What is required: From the entries below, pull out each line where "Mumbai" appears.

Supplied material:
################
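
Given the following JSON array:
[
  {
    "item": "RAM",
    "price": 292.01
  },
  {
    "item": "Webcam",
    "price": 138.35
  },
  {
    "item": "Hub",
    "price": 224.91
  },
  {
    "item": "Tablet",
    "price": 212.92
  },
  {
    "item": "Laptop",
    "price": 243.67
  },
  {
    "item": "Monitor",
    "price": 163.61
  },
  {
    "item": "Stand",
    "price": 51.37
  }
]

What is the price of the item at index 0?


Array index 0 -> RAM
price = 292.01

ANSWER: 292.01


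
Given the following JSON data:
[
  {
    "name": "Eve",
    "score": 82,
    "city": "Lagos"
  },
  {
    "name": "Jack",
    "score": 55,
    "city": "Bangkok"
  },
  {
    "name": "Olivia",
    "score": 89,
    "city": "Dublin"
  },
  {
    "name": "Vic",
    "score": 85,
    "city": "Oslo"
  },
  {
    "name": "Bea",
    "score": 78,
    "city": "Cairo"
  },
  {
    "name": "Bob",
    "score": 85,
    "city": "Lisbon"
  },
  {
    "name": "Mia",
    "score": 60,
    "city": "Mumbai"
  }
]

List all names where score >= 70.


Filtering records where score >= 70:
  Eve (score=82) -> YES
  Jack (score=55) -> no
  Olivia (score=89) -> YES
  Vic (score=85) -> YES
  Bea (score=78) -> YES
  Bob (score=85) -> YES
  Mia (score=60) -> no


ANSWER: Eve, Olivia, Vic, Bea, Bob


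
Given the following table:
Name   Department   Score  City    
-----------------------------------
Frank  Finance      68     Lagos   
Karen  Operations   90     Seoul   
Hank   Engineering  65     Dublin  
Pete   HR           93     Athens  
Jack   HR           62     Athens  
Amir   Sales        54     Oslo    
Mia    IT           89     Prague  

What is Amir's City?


Row 6: Amir
City = Oslo

ANSWER: Oslo


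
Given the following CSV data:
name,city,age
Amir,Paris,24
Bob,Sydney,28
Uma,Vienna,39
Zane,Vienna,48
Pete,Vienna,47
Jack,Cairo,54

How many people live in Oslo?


Scanning city column for 'Oslo':
Total matches: 0

ANSWER: 0


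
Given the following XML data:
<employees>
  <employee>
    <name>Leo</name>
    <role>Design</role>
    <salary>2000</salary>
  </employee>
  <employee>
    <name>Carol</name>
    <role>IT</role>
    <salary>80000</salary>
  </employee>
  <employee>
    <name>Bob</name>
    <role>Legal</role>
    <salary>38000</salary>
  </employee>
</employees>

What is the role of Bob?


Searching for <employee> with <name>Bob</name>
Found at position 3
<role>Legal</role>

ANSWER: Legal


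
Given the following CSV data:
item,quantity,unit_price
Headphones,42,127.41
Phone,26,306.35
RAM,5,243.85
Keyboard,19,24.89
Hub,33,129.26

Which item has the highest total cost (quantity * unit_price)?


Computing row totals:
  Headphones: 5351.22
  Phone: 7965.1
  RAM: 1219.25
  Keyboard: 472.91
  Hub: 4265.58
Maximum: Phone (7965.1)

ANSWER: Phone


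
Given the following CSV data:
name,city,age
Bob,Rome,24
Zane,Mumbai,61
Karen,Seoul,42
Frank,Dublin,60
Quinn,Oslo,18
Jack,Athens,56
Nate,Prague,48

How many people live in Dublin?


Scanning city column for 'Dublin':
  Row 4: Frank -> MATCH
Total matches: 1

ANSWER: 1


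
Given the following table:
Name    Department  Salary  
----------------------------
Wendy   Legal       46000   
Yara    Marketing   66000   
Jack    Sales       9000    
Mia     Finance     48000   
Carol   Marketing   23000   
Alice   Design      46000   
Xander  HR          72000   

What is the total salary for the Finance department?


Finance department members:
  Mia: 48000
Total = 48000 = 48000

ANSWER: 48000


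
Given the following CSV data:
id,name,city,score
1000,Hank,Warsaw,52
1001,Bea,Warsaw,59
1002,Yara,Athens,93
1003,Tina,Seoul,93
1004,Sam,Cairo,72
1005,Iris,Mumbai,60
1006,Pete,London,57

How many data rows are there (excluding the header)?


Counting rows (excluding header):
Header: id,name,city,score
Data rows: 7

ANSWER: 7


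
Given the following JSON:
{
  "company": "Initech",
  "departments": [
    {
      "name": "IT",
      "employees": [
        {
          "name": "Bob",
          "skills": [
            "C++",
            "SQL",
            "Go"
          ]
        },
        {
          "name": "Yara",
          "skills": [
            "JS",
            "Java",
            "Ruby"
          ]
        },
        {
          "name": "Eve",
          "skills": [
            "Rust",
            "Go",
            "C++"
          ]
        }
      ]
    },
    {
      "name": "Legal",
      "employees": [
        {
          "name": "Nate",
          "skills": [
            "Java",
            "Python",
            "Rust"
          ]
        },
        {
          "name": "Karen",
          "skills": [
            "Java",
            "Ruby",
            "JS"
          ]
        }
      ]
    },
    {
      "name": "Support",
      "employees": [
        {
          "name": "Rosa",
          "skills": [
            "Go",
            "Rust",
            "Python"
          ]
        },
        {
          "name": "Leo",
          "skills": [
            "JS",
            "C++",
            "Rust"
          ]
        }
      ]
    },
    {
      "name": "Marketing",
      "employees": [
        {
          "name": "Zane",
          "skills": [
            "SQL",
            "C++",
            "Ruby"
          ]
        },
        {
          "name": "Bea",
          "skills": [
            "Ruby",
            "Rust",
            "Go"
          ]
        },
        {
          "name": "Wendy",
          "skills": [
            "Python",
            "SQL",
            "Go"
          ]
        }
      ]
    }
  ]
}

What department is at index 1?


Path: departments[1].name
Value: Legal

ANSWER: Legal


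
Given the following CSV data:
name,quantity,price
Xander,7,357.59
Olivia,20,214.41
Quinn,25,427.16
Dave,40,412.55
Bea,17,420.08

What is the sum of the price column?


Values in 'price' column:
  Row 1: 357.59
  Row 2: 214.41
  Row 3: 427.16
  Row 4: 412.55
  Row 5: 420.08
Sum = 357.59 + 214.41 + 427.16 + 412.55 + 420.08 = 1831.79

ANSWER: 1831.79


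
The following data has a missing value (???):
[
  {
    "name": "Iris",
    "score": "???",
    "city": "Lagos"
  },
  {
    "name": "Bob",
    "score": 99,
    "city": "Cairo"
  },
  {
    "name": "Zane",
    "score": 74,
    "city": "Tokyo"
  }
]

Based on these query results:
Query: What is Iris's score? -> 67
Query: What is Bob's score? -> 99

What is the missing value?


The missing value is Iris's score
From query: Iris's score = 67

ANSWER: 67


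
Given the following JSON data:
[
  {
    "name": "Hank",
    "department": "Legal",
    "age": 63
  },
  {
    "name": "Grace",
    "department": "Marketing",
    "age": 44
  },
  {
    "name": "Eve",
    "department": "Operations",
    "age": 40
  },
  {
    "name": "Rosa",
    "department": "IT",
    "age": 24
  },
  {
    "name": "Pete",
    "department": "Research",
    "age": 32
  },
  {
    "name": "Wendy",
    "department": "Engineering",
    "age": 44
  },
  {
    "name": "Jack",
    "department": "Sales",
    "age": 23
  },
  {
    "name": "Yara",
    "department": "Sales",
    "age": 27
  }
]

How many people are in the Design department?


Scanning records for department = Design
  No matches found
Count: 0

ANSWER: 0


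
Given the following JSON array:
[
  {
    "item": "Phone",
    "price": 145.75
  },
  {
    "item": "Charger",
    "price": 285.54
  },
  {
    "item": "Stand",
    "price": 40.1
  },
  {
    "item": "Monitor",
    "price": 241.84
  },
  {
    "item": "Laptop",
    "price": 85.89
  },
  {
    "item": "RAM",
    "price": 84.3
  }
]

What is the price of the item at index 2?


Array index 2 -> Stand
price = 40.1

ANSWER: 40.1


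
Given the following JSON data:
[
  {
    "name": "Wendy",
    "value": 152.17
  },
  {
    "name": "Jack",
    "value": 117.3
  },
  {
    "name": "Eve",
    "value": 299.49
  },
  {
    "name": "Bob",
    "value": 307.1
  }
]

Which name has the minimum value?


Comparing values:
  Wendy: 152.17
  Jack: 117.3
  Eve: 299.49
  Bob: 307.1
Minimum: Jack (117.3)

ANSWER: Jack


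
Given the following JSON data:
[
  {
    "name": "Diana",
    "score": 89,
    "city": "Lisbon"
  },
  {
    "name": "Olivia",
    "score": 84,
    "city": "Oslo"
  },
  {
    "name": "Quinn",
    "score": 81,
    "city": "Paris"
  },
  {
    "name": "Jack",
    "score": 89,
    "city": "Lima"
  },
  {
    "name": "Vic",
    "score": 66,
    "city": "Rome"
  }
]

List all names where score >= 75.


Filtering records where score >= 75:
  Diana (score=89) -> YES
  Olivia (score=84) -> YES
  Quinn (score=81) -> YES
  Jack (score=89) -> YES
  Vic (score=66) -> no


ANSWER: Diana, Olivia, Quinn, Jack


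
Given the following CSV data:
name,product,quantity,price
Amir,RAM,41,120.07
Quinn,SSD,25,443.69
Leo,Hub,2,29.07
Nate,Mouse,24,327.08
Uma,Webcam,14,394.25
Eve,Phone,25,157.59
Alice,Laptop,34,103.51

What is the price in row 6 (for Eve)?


Row 6: Eve
Column 'price' = 157.59

ANSWER: 157.59


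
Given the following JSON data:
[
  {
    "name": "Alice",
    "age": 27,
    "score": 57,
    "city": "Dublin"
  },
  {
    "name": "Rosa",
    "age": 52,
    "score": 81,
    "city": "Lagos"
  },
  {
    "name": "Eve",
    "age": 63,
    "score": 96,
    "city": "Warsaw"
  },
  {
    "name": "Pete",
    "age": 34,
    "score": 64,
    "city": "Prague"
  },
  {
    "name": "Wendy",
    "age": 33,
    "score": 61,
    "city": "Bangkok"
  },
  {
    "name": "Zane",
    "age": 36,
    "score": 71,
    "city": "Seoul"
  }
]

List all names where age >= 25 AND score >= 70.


Checking both conditions:
  Alice (age=27, score=57) -> no
  Rosa (age=52, score=81) -> YES
  Eve (age=63, score=96) -> YES
  Pete (age=34, score=64) -> no
  Wendy (age=33, score=61) -> no
  Zane (age=36, score=71) -> YES


ANSWER: Rosa, Eve, Zane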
################
Exercise response:
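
    "city": "Mumbai"
Zane,Mumbai,61
1005,Iris,Mumbai,60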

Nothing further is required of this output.